What the task requires =
Give back every record below precisely as written.
*** Opening Input for this task ***
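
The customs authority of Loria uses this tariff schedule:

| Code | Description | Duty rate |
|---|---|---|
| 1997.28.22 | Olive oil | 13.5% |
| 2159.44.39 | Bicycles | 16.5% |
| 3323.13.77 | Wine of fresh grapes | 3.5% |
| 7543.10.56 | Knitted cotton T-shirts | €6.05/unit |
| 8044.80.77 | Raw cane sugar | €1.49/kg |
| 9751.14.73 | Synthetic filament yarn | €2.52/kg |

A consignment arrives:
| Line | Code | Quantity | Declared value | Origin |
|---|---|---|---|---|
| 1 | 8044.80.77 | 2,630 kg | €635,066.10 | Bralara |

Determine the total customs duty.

Line 1 (8044.80.77, Bralara, 2,630 kg, €635,066.10):
Base rate for 8044.80.77 is €1.49/kg.
Duty = 2,630 × €1.49 = €3,918.70.

€3,918.70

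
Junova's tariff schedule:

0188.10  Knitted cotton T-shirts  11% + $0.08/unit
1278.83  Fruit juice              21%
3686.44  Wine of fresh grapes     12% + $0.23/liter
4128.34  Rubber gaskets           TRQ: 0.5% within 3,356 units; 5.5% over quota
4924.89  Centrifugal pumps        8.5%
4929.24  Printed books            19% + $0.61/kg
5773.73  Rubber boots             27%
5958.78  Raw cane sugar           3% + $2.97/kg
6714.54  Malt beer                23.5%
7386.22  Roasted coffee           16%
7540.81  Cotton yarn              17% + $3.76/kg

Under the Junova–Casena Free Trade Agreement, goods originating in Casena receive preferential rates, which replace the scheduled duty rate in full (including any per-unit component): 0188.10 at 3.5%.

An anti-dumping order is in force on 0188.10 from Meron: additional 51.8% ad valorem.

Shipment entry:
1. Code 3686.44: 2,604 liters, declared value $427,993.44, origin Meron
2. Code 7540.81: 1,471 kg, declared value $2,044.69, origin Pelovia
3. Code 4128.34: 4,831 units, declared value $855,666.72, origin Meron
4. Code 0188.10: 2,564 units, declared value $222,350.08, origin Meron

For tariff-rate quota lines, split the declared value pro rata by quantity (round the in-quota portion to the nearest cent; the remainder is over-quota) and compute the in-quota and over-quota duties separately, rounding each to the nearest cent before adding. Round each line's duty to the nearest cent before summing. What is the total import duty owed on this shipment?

$215,018.59

Line 1 (3686.44, Meron, 2,604 liters, $427,993.44):
Base rate for 3686.44 is 12% + $0.23/liter.
Duty = $427,993.44 × 12% + 2,604 × $0.23 = $51,958.13.
Line 2 (7540.81, Pelovia, 1,471 kg, $2,044.69):
Base rate for 7540.81 is 17% + $3.76/kg.
Duty = $2,044.69 × 17% + 1,471 × $3.76 = $5,878.56.
Line 3 (4128.34, Meron, 4,831 units, $855,666.72):
Code 4128.34 is under a tariff-rate quota (threshold 3,356 units). In-quota: 3,356 units at 0.5%; over-quota: 1,475 units at 5.5%.
Pro-rata value split: in-quota = $855,666.72 × 3,356/4,831 = $594,414.72; over-quota = $855,666.72 − $594,414.72 = $261,252.00.
In-quota duty = $594,414.72 × 0.5% = $2,972.07. Over-quota duty = $261,252.00 × 5.5% = $14,368.86.
Line duty = $2,972.07 + $14,368.86 = $17,340.93.
Line 4 (0188.10, Meron, 2,564 units, $222,350.08):
Base rate for 0188.10 is 11% + $0.08/unit.
0188.10 has an FTA preferential rate, but origin Meron is not Casena; base rate stands.
Additional duty on 0188.10 from Meron: +51.8%. Applied ad valorem rate: 11% + 51.8% = 62.8%.
Duty = $222,350.08 × 62.8% + 2,564 × $0.08 = $139,840.97.
Total = $51,958.13 + $5,878.56 + $17,340.93 + $139,840.97 = $215,018.59.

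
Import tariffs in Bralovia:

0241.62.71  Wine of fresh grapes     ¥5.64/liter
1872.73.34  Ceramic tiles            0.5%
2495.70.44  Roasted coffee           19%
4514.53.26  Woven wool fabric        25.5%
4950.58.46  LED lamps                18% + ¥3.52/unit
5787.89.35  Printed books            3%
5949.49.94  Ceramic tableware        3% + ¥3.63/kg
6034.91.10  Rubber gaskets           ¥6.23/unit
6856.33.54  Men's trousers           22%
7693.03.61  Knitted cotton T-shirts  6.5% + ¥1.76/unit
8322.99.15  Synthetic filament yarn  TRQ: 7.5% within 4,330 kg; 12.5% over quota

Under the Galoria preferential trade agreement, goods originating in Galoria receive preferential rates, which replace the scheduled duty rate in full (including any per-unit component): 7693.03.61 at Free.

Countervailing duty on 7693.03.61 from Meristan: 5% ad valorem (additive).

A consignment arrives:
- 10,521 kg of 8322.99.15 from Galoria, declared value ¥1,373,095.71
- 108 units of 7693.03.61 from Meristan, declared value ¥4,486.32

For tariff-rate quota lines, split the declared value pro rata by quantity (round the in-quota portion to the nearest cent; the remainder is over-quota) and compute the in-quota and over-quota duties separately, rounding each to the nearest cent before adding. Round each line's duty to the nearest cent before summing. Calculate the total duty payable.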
*** Closing Input for this task ***
Written response =
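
The customs authority of Loria uses this tariff schedule:

| Code | Description | Duty rate |
|---|---|---|
| 1997.28.22 | Olive oil | 13.5% |
| 2159.44.39 | Bicycles | 16.5% |
| 3323.13.77 | Wine of fresh grapes | 3.5% |
| 7543.10.56 | Knitted cotton T-shirts | €6.05/unit |
| 8044.80.77 | Raw cane sugar | €1.49/kg |
| 9751.14.73 | Synthetic filament yarn | €2.52/kg |

A consignment arrives:
| Line | Code | Quantity | Declared value | Origin |
|---|---|---|---|---|
| 1 | 8044.80.77 | 2,630 kg | €635,066.10 | Bralara |

Determine the total customs duty.

Line 1 (8044.80.77, Bralara, 2,630 kg, €635,066.10):
Base rate for 8044.80.77 is €1.49/kg.
Duty = 2,630 × €1.49 = €3,918.70.

€3,918.70

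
Junova's tariff schedule:

0188.10  Knitted cotton T-shirts  11% + $0.08/unit
1278.83  Fruit juice              21%
3686.44  Wine of fresh grapes     12% + $0.23/liter
4128.34  Rubber gaskets           TRQ: 0.5% within 3,356 units; 5.5% over quota
4924.89  Centrifugal pumps        8.5%
4929.24  Printed books            19% + $0.61/kg
5773.73  Rubber boots             27%
5958.78  Raw cane sugar           3% + $2.97/kg
6714.54  Malt beer                23.5%
7386.22  Roasted coffee           16%
7540.81  Cotton yarn              17% + $3.76/kg

Under the Junova–Casena Free Trade Agreement, goods originating in Casena receive preferential rates, which replace the scheduled duty rate in full (including any per-unit component): 0188.10 at 3.5%.

An anti-dumping order is in force on 0188.10 from Meron: additional 51.8% ad valorem.

Shipment entry:
1. Code 3686.44: 2,604 liters, declared value $427,993.44, origin Meron
2. Code 7540.81: 1,471 kg, declared value $2,044.69, origin Pelovia
3. Code 4128.34: 4,831 units, declared value $855,666.72, origin Meron
4. Code 0188.10: 2,564 units, declared value $222,350.08, origin Meron

For tariff-rate quota lines, split the declared value pro rata by quantity (round the in-quota portion to the nearest cent; the remainder is over-quota) and compute the in-quota and over-quota duties separately, rounding each to the nearest cent before adding. Round each line's duty to the nearest cent before summing. What is the total import duty owed on this shipment?

$215,018.59

Line 1 (3686.44, Meron, 2,604 liters, $427,993.44):
Base rate for 3686.44 is 12% + $0.23/liter.
Duty = $427,993.44 × 12% + 2,604 × $0.23 = $51,958.13.
Line 2 (7540.81, Pelovia, 1,471 kg, $2,044.69):
Base rate for 7540.81 is 17% + $3.76/kg.
Duty = $2,044.69 × 17% + 1,471 × $3.76 = $5,878.56.
Line 3 (4128.34, Meron, 4,831 units, $855,666.72):
Code 4128.34 is under a tariff-rate quota (threshold 3,356 units). In-quota: 3,356 units at 0.5%; over-quota: 1,475 units at 5.5%.
Pro-rata value split: in-quota = $855,666.72 × 3,356/4,831 = $594,414.72; over-quota = $855,666.72 − $594,414.72 = $261,252.00.
In-quota duty = $594,414.72 × 0.5% = $2,972.07. Over-quota duty = $261,252.00 × 5.5% = $14,368.86.
Line duty = $2,972.07 + $14,368.86 = $17,340.93.
Line 4 (0188.10, Meron, 2,564 units, $222,350.08):
Base rate for 0188.10 is 11% + $0.08/unit.
0188.10 has an FTA preferential rate, but origin Meron is not Casena; base rate stands.
Additional duty on 0188.10 from Meron: +51.8%. Applied ad valorem rate: 11% + 51.8% = 62.8%.
Duty = $222,350.08 × 62.8% + 2,564 × $0.08 = $139,840.97.
Total = $51,958.13 + $5,878.56 + $17,340.93 + $139,840.97 = $215,018.59.

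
Import tariffs in Bralovia:

0241.62.71  Wine of fresh grapes     ¥5.64/liter
1872.73.34  Ceramic tiles            0.5%
2495.70.44  Roasted coffee           19%
4514.53.26  Woven wool fabric        25.5%
4950.58.46  LED lamps                18% + ¥3.52/unit
5787.89.35  Printed books            3%
5949.49.94  Ceramic tableware        3% + ¥3.63/kg
6034.91.10  Rubber gaskets           ¥6.23/unit
6856.33.54  Men's trousers           22%
7693.03.61  Knitted cotton T-shirts  6.5% + ¥1.76/unit
8322.99.15  Synthetic filament yarn  TRQ: 7.5% within 4,330 kg; 12.5% over quota

Under the Galoria preferential trade agreement, goods originating in Galoria receive preferential rates, which replace the scheduled duty rate in full (including any per-unit component): 7693.03.61 at Free.

Countervailing duty on 7693.03.61 from Meristan: 5% ad valorem (additive).

A consignment arrives:
- 10,521 kg of 8322.99.15 from Galoria, declared value ¥1,373,095.71
- 108 units of 7693.03.61 from Meristan, declared value ¥4,486.32

For tariff-rate quota lines, split the declared value pro rata by quantity (round the in-quota portion to the nearest cent; the remainder is over-quota) and compute the in-quota and over-quota duties separately, rounding each to the nearest cent before adding. Round each line's duty to the nearest cent before summing. Calculate the total duty payable.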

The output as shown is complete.